Your objective:
Copy each line containing "including" from the listing below.

Material for this exercise:
________________________________________

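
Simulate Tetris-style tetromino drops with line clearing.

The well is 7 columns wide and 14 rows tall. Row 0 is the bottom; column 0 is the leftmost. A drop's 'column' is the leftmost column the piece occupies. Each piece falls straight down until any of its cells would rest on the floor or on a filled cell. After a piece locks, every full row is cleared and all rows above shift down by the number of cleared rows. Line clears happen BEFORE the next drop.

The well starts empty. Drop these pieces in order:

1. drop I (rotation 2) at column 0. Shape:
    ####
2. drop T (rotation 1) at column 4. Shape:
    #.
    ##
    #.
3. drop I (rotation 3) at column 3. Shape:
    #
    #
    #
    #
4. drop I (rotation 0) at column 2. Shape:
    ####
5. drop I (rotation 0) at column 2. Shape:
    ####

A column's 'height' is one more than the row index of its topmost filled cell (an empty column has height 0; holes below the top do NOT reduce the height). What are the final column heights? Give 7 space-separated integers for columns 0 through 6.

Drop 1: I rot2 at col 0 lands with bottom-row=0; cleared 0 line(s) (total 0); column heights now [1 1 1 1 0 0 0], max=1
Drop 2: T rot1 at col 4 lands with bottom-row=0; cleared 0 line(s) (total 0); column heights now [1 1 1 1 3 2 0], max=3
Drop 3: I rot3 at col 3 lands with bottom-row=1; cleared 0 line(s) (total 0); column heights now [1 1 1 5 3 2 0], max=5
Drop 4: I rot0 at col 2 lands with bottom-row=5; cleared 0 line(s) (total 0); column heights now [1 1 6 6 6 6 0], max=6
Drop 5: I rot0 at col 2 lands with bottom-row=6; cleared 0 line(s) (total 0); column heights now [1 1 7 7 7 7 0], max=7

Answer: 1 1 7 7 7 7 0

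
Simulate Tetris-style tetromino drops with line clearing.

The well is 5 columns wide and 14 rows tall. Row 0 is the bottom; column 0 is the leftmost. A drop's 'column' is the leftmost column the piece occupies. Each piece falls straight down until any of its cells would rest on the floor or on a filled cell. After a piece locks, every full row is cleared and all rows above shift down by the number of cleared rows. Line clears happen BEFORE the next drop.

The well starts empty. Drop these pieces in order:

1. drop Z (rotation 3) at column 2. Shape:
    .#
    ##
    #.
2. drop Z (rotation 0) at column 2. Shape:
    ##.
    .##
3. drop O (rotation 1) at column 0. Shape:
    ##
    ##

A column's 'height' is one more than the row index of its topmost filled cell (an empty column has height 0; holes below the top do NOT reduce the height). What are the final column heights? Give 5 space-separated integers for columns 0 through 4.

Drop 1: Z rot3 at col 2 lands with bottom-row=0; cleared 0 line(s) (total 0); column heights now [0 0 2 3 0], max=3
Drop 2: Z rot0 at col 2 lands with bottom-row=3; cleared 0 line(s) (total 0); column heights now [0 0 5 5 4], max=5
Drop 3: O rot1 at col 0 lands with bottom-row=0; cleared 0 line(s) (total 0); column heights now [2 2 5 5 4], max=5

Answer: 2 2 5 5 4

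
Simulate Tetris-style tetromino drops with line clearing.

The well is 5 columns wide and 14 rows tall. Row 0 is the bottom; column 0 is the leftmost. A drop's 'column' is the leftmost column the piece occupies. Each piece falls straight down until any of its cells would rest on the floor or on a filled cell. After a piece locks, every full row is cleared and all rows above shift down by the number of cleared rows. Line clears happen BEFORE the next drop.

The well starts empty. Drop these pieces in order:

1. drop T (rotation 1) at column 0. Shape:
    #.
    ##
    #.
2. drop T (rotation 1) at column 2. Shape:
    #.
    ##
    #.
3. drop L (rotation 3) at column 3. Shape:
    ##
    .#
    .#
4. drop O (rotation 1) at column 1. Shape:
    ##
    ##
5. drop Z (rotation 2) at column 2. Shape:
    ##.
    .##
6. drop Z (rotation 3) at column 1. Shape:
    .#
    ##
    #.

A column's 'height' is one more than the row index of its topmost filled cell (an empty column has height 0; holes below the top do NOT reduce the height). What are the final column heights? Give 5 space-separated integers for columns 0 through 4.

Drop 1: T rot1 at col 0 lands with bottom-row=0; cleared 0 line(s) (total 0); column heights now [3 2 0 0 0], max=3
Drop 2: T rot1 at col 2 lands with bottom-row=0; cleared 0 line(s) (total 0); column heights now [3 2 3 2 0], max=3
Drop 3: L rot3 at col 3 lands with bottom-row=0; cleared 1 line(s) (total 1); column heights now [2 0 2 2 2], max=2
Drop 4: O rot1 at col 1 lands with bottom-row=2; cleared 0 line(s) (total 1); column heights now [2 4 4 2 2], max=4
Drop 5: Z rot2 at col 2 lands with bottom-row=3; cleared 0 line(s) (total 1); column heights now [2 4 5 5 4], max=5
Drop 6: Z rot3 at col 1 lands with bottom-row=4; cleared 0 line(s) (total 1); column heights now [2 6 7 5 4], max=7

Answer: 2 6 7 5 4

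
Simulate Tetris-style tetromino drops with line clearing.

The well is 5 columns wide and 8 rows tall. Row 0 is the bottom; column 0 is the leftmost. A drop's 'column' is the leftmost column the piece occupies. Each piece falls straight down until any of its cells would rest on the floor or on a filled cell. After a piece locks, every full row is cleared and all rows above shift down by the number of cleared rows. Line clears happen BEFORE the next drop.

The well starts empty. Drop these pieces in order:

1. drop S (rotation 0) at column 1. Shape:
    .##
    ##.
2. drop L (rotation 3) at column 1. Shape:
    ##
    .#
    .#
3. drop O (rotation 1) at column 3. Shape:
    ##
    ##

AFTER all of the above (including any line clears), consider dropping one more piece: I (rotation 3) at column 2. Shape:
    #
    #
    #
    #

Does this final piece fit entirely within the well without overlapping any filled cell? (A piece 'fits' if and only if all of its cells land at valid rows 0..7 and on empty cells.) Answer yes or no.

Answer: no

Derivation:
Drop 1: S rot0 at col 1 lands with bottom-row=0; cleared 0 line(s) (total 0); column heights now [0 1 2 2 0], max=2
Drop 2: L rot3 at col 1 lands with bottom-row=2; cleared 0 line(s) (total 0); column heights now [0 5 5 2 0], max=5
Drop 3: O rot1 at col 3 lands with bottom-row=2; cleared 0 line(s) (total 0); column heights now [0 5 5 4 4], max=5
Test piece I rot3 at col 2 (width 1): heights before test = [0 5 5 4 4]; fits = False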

________________________________________

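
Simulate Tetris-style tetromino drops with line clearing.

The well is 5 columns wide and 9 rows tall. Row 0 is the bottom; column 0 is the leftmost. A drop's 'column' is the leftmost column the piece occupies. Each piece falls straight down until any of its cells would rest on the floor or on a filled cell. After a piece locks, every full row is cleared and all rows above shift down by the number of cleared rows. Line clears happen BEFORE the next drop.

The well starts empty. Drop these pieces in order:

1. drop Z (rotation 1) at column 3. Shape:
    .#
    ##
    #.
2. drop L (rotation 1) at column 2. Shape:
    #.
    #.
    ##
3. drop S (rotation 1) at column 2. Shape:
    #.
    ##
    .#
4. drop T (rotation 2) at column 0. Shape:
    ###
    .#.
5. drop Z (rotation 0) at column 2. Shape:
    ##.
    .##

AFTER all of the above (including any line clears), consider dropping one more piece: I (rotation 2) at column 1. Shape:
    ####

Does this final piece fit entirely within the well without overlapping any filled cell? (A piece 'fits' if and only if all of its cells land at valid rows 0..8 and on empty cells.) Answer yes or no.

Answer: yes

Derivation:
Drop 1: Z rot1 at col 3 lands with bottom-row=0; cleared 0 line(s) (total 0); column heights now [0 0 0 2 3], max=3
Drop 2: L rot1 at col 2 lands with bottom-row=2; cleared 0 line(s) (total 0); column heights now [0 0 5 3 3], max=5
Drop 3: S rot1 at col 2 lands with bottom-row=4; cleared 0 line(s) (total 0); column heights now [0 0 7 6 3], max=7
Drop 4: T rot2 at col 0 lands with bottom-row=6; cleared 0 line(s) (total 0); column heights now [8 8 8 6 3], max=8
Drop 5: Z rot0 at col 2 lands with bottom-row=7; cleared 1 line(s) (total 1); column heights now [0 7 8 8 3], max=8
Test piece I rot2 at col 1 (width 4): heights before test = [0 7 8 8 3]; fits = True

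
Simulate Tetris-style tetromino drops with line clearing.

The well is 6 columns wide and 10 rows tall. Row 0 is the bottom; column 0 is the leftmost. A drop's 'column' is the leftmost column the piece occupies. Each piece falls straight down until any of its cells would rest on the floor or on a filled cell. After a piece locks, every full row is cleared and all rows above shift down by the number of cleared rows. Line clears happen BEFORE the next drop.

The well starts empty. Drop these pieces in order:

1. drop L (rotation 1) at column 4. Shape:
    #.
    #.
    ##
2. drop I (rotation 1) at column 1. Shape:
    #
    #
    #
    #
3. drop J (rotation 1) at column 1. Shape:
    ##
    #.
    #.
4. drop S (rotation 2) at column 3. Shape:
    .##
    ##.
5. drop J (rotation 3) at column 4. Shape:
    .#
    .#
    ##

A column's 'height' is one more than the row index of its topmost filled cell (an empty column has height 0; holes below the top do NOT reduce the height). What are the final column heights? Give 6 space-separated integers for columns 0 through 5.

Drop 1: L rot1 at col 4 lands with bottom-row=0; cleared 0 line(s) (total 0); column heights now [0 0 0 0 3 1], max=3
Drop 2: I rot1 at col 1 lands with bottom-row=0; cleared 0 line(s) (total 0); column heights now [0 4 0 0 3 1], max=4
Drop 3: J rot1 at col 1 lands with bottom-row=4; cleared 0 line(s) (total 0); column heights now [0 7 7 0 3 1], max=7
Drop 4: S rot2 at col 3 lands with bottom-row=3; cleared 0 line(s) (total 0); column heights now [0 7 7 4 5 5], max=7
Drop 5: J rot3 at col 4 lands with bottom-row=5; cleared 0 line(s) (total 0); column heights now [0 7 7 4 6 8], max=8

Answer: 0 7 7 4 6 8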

________________________________________

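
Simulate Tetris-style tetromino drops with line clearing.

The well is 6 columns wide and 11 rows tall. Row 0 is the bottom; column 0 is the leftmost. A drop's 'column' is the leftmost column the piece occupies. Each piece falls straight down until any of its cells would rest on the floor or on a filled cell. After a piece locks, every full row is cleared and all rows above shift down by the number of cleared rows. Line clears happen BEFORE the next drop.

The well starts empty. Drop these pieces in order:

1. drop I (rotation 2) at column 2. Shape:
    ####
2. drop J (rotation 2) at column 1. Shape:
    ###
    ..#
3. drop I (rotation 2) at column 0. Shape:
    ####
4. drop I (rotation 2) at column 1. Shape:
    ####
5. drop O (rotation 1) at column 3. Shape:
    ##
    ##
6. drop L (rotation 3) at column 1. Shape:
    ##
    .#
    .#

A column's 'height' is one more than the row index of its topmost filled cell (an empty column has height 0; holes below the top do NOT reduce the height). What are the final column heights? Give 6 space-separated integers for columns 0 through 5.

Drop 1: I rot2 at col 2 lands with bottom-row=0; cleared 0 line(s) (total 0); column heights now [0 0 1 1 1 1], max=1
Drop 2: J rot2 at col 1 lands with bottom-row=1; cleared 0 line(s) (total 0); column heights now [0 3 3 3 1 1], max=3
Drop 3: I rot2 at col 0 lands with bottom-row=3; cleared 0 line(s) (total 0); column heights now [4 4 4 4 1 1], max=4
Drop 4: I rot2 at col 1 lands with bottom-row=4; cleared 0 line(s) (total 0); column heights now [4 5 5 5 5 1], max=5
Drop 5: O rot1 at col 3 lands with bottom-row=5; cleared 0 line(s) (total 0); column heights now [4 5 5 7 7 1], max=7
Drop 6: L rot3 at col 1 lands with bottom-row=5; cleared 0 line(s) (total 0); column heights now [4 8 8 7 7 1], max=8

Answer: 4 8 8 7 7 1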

________________________________________

Your response:
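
AFTER all of the above (including any line clears), consider dropping one more piece: I (rotation 3) at column 2. Shape:
AFTER all of the above (including any line clears), consider dropping one more piece: I (rotation 2) at column 1. Shape: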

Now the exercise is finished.